▶ **What needs to be done**: Among the records below, find the lines with the word "Time" and copy them.

▶ **Records from a data collection**:
****************************************
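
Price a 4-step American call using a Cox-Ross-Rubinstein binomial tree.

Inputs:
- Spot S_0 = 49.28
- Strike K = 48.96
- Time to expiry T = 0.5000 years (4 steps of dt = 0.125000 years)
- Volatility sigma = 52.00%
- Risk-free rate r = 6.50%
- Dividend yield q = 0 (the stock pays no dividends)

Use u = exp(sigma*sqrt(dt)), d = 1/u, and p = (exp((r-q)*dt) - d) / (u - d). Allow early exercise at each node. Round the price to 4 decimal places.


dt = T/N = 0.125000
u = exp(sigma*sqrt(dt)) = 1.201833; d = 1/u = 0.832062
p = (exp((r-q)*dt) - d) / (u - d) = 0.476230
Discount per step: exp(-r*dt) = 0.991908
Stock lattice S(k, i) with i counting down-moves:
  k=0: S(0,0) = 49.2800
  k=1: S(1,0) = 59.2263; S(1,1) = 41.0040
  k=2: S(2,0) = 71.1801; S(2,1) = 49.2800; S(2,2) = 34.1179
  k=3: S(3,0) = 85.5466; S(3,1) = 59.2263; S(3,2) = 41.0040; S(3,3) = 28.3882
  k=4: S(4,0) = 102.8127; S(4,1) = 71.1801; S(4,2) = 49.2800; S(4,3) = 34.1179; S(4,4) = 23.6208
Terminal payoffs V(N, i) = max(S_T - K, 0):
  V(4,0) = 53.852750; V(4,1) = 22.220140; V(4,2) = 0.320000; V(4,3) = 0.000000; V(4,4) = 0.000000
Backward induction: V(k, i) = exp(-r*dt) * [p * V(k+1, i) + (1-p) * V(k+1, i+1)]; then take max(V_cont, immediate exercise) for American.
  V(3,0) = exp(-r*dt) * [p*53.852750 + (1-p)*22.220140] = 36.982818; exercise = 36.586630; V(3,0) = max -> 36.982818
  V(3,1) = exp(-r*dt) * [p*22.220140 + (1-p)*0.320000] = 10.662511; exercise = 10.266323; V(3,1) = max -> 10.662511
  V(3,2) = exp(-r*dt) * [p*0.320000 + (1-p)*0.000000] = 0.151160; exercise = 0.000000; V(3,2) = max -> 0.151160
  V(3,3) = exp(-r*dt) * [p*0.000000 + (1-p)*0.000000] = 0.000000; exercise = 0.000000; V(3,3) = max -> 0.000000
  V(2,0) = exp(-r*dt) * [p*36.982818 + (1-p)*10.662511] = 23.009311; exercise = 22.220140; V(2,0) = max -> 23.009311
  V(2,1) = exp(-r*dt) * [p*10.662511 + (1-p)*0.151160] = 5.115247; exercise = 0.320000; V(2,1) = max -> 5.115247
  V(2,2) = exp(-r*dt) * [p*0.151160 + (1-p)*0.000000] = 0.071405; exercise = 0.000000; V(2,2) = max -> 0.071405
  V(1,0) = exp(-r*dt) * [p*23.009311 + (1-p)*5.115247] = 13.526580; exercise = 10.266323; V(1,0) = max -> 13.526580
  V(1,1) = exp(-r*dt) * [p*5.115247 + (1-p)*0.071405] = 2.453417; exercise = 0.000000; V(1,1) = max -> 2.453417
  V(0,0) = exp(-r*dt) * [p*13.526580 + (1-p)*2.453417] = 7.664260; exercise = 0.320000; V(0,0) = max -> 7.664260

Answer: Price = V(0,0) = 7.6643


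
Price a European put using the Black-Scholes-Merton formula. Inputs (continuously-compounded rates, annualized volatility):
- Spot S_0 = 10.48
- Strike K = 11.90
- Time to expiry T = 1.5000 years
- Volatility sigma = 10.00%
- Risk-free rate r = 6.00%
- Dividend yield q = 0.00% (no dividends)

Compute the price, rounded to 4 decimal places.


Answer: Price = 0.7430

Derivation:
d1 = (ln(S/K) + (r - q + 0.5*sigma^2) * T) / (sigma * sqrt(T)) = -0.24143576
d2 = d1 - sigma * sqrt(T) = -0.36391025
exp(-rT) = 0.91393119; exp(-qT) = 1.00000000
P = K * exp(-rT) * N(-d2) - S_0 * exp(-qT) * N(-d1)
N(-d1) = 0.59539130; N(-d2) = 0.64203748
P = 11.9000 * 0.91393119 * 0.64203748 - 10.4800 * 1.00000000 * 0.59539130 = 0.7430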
****************************************
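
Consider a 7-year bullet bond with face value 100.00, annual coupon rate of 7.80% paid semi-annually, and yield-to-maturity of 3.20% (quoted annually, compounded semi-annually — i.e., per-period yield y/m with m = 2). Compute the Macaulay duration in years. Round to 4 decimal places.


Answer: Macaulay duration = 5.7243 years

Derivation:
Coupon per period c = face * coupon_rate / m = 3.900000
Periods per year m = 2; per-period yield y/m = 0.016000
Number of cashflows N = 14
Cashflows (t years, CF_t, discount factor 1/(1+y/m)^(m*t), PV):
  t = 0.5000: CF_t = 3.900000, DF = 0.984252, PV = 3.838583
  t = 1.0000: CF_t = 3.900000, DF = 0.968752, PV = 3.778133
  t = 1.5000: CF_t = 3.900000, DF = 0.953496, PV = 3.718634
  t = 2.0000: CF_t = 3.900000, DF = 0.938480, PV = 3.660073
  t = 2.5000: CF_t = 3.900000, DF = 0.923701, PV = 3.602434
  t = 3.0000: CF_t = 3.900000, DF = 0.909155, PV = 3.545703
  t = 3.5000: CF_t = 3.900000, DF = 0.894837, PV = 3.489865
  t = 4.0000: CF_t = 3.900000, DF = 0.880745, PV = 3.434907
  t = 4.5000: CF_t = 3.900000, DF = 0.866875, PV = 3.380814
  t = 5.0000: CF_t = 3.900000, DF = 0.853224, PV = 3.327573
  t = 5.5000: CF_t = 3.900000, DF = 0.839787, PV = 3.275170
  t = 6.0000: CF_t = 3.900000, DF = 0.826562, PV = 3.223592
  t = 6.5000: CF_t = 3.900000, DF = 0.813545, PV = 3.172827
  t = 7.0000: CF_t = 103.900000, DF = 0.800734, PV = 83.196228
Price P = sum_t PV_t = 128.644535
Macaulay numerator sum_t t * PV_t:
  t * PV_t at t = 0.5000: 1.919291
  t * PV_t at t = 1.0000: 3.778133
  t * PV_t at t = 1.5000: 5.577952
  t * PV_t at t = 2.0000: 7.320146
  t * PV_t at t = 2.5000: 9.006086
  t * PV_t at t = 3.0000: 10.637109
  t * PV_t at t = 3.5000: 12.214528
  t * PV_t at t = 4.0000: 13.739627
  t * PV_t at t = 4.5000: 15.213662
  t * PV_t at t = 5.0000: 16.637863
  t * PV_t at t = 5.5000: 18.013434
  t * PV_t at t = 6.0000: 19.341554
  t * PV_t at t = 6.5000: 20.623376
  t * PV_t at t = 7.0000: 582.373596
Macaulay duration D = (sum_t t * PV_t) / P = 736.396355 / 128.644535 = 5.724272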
****************************************
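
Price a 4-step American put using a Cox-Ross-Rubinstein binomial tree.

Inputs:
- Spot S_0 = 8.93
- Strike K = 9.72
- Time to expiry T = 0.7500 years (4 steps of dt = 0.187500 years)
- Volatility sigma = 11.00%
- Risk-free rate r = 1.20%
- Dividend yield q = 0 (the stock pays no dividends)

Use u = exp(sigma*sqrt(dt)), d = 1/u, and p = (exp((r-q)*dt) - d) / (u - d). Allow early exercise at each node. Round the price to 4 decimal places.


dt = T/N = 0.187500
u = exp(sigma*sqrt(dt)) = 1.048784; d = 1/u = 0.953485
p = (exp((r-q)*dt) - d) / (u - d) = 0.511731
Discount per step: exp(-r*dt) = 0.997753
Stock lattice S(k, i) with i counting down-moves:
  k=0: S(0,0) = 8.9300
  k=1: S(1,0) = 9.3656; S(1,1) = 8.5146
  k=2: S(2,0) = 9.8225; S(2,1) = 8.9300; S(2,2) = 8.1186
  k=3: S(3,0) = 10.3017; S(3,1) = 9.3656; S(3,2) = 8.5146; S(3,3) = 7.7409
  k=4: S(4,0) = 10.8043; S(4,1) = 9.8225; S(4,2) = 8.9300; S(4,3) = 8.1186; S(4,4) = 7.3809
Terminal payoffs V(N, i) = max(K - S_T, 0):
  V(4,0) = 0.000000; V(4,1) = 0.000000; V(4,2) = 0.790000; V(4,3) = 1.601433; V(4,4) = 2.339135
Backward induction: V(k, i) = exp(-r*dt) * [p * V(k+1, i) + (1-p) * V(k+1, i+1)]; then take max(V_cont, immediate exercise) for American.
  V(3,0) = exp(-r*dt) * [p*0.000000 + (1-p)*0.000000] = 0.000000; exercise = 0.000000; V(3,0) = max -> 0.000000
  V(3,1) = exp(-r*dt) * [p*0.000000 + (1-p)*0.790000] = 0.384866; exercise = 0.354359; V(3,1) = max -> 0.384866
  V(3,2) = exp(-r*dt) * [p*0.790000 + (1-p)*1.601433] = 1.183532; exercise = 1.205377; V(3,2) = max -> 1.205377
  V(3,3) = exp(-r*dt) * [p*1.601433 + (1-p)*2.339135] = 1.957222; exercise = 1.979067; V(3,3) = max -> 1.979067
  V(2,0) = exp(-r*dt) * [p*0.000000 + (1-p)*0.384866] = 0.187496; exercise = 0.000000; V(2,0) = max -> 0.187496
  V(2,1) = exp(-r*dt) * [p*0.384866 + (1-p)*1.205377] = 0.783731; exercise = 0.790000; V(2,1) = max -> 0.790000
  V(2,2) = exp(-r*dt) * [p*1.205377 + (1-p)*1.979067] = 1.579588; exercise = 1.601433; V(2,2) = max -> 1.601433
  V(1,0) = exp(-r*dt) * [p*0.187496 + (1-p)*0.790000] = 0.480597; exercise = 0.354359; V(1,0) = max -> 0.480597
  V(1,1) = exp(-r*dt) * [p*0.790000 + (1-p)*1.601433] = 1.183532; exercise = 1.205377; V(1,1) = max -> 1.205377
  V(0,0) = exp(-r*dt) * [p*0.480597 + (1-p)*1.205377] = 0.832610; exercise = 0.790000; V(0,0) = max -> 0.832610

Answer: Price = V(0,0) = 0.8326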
****************************************
▶ **Your response**:
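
- Time to expiry T = 0.5000 years (4 steps of dt = 0.125000 years)
- Time to expiry T = 1.5000 years
- Time to expiry T = 0.7500 years (4 steps of dt = 0.187500 years)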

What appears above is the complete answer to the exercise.